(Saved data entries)
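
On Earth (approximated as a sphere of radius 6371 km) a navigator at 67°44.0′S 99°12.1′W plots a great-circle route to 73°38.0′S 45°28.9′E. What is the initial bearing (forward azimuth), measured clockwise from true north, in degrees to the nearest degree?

164°

Δλ = 144.683° = 2.5252 rad.
y = sin Δλ · cos φ₂ = (0.5781)(0.2818) = 0.1629
x = cos φ₁ sin φ₂ − sin φ₁ cos φ₂ cos Δλ = (0.3789)(-0.9595) − (-0.9254)(0.2818)(-0.8160) = -0.5763
θ = atan2(y, x) = 164.22°, so the bearing is 164°.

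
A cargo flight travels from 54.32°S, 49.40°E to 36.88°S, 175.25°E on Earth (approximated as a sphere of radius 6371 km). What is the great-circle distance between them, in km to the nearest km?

8632 km

Let φ₁ = -0.9481 rad, φ₂ = -0.6437 rad, and Δλ = 2.1965 rad.
cos c = sin φ₁ sin φ₂ + cos φ₁ cos φ₂ cos Δλ = (-0.8123)(-0.6001) + (0.5833)(0.7999)(-0.5857) = 0.21425,
so c = arccos(0.21425) = 1.35487 rad.
Distance = R·c = 6371 × 1.3549 ≈ 8632 km.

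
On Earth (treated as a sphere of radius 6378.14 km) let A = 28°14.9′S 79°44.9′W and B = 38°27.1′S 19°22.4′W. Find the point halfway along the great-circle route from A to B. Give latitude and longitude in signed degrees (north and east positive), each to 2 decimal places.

-37.27°, -51.52°

Central angle δ = 0.8824 rad. Interpolating on the sphere with fraction f = 0.5:
P = [sin((1−f)δ)·A + sin(fδ)·B] / sin δ = 0.5529·A + 0.5529·B in Cartesian coordinates,
giving P = (0.4952, -0.6230, -0.6056), i.e. latitude -37.27°, longitude -51.52°.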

» Action item: Your response should hold only an exact copy of the lines above, from the one containing "On Earth (treated" through the end of the entries.

» Exercise answer:
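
On Earth (treated as a sphere of radius 6378.14 km) let A = 28°14.9′S 79°44.9′W and B = 38°27.1′S 19°22.4′W. Find the point halfway along the great-circle route from A to B. Give latitude and longitude in signed degrees (north and east positive), each to 2 decimal places.

-37.27°, -51.52°

Central angle δ = 0.8824 rad. Interpolating on the sphere with fraction f = 0.5:
P = [sin((1−f)δ)·A + sin(fδ)·B] / sin δ = 0.5529·A + 0.5529·B in Cartesian coordinates,
giving P = (0.4952, -0.6230, -0.6056), i.e. latitude -37.27°, longitude -51.52°.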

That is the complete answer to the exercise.